WORK TO BE COMPLETED —
For the entries below, count the lines that contain the word "Find" and reply with that number only.

INFORMATION SHOWN —
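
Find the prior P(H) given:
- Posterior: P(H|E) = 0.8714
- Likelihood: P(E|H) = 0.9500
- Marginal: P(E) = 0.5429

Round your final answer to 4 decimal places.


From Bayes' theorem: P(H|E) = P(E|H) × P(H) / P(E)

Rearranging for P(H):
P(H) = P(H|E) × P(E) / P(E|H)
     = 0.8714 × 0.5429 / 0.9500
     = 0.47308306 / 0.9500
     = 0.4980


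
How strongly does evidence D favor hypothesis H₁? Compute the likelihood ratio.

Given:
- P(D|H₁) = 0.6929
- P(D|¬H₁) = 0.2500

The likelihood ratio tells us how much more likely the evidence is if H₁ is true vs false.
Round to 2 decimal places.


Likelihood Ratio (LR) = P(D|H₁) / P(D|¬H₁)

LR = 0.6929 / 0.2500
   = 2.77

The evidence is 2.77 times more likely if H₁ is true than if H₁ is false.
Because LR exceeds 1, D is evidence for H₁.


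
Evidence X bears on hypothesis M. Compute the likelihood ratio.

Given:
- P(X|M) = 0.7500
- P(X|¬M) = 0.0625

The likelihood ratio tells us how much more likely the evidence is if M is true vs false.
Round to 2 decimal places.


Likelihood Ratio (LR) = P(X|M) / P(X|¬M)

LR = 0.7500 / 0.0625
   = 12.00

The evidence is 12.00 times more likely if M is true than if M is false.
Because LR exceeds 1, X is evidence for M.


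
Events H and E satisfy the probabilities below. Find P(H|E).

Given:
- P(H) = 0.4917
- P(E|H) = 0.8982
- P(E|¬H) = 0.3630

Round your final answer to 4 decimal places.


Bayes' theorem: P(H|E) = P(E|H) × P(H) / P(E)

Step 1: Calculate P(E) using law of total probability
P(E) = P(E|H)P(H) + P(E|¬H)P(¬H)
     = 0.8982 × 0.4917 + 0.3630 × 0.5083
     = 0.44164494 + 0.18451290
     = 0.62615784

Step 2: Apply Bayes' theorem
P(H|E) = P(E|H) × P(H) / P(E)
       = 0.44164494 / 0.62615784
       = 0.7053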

RESPONSE TO THIS EXERCISE —
2